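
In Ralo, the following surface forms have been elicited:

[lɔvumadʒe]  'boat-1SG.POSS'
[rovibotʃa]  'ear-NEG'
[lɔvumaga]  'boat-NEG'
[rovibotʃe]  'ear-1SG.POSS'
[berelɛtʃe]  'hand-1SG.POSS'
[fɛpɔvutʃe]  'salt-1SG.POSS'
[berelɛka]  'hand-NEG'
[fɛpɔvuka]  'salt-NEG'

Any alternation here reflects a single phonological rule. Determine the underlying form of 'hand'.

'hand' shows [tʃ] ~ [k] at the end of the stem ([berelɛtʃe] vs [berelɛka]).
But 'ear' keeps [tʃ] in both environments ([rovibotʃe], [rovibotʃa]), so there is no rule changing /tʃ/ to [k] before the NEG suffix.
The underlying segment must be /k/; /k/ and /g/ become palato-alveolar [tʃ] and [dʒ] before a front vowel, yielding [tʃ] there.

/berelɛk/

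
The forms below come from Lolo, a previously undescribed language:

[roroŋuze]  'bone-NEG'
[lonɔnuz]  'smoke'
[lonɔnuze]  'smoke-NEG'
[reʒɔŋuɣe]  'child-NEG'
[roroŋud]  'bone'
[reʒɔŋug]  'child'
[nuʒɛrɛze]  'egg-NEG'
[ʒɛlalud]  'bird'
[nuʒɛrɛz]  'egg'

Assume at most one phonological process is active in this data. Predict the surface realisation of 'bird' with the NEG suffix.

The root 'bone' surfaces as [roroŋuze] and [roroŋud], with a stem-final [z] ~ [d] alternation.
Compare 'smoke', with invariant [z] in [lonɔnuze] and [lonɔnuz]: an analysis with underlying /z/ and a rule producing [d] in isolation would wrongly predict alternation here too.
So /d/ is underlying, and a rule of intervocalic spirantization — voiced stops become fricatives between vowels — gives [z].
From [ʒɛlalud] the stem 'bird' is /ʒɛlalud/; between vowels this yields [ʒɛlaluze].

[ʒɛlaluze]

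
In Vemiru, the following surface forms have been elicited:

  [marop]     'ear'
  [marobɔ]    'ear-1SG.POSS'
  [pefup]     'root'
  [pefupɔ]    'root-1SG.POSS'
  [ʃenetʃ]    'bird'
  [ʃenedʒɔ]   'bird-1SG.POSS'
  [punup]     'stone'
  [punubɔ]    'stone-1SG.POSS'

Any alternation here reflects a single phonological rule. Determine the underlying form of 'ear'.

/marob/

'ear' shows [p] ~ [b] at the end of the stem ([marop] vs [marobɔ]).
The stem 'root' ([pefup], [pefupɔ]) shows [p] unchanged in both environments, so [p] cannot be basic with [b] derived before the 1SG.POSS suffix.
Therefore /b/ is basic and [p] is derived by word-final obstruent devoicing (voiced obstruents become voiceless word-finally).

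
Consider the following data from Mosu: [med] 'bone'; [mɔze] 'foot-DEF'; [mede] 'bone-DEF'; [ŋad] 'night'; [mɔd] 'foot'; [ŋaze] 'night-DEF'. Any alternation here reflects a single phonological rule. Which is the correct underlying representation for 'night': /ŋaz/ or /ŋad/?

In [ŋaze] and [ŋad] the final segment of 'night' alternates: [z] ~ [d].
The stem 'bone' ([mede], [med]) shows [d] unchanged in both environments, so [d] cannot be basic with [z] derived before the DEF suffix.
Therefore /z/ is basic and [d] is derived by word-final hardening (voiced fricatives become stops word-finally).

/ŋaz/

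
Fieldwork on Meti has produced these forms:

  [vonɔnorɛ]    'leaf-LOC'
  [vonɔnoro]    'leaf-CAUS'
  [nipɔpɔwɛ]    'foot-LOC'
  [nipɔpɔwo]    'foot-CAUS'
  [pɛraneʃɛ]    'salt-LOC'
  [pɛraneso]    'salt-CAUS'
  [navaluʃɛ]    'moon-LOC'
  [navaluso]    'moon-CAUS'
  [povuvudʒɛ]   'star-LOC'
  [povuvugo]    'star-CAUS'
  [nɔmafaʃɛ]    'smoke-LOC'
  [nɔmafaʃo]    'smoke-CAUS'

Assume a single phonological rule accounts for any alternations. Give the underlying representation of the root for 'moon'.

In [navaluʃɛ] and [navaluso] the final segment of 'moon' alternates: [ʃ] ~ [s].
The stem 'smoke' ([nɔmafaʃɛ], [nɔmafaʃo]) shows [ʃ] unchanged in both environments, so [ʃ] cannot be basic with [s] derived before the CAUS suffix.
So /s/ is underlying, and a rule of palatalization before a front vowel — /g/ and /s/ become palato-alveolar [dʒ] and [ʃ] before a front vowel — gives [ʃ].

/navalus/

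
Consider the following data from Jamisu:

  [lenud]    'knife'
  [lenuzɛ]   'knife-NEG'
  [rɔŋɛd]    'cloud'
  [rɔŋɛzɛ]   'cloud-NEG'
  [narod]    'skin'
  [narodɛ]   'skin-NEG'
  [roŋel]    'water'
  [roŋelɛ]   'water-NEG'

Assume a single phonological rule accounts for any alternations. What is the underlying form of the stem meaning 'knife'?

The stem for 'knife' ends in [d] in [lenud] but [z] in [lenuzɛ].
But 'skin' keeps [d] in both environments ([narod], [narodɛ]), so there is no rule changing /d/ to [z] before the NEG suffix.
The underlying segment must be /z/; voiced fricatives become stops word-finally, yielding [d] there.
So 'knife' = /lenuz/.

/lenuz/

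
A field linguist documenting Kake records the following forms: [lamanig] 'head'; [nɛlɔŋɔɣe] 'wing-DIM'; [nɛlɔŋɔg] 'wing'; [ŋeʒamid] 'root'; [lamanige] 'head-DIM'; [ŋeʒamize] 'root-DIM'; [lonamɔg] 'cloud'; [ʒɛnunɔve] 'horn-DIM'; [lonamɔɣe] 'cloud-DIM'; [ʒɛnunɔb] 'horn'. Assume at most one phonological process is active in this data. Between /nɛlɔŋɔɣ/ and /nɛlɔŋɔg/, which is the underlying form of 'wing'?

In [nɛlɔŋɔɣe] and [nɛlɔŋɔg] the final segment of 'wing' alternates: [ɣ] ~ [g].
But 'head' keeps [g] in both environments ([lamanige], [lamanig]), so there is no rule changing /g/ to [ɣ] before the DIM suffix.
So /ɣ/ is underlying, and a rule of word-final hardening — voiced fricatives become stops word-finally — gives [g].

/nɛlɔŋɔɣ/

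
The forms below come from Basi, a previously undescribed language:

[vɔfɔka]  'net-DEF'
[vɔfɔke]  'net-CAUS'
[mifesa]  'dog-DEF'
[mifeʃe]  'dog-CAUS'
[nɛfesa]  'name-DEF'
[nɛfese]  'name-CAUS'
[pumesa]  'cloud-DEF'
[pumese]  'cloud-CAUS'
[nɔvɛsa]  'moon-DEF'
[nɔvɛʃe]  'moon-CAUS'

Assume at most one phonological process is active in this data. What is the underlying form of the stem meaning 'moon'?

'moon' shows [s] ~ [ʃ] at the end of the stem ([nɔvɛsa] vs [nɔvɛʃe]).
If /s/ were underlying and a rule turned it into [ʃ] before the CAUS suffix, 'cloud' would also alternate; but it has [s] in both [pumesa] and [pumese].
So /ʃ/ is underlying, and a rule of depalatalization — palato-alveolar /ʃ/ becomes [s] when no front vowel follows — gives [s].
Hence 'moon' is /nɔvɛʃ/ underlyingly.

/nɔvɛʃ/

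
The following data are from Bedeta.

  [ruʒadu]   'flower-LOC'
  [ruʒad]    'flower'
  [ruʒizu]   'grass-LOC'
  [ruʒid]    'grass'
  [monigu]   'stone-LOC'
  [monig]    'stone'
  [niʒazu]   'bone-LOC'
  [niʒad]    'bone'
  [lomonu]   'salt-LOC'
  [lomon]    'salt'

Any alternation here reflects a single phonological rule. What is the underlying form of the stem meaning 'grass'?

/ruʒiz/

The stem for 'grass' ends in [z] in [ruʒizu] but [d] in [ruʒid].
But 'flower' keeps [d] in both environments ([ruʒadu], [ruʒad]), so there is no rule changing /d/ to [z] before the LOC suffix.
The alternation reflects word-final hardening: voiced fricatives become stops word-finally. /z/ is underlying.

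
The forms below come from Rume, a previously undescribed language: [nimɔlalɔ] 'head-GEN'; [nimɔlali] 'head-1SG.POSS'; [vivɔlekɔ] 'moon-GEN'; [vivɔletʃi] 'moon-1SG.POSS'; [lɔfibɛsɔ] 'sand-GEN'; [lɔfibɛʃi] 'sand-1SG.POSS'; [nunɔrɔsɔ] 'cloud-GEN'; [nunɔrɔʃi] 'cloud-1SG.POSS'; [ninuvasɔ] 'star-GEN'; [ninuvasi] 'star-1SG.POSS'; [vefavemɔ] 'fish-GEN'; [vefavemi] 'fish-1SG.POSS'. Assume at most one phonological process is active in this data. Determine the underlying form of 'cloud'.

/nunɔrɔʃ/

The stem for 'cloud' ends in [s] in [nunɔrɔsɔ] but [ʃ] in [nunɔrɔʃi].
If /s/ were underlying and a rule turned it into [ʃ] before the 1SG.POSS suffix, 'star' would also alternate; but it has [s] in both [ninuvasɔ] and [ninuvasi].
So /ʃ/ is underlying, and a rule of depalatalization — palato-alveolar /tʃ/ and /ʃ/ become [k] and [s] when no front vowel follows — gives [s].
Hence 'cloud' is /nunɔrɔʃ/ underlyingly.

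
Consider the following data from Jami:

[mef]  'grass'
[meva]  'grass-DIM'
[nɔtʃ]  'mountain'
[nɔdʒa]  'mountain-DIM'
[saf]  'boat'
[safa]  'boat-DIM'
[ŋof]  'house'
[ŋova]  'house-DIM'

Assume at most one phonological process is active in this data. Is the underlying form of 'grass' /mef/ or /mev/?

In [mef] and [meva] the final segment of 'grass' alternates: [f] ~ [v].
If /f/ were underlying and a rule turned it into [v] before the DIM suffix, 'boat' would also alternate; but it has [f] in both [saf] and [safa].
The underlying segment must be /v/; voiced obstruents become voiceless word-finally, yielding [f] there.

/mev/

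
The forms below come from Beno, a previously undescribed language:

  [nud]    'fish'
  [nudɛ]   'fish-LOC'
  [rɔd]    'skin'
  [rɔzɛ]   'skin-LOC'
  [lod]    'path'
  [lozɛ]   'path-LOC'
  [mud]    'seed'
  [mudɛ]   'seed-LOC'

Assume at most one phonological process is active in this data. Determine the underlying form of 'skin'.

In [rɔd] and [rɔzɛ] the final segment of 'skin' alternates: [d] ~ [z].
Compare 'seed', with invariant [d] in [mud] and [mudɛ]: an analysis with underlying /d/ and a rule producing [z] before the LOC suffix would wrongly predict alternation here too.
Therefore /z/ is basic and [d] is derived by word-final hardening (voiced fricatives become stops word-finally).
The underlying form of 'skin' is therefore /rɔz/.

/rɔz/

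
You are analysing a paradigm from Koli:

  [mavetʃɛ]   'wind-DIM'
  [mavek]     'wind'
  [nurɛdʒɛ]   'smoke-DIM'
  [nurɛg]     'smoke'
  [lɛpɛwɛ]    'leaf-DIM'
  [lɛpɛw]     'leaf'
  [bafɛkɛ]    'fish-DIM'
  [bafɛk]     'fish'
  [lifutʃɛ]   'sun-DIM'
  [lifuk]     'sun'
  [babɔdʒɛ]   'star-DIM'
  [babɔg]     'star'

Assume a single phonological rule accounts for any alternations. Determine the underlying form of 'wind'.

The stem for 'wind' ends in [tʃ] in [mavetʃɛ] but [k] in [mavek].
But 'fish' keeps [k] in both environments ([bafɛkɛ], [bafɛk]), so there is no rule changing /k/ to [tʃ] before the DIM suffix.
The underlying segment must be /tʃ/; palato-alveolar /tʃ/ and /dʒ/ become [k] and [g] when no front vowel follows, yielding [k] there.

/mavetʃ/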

**What is required**. Find the lines above holding the word "been" and show them.

**Task answer**.
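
In Ralo, the following surface forms have been elicited:
In Vemiru, the following surface forms have been elicited: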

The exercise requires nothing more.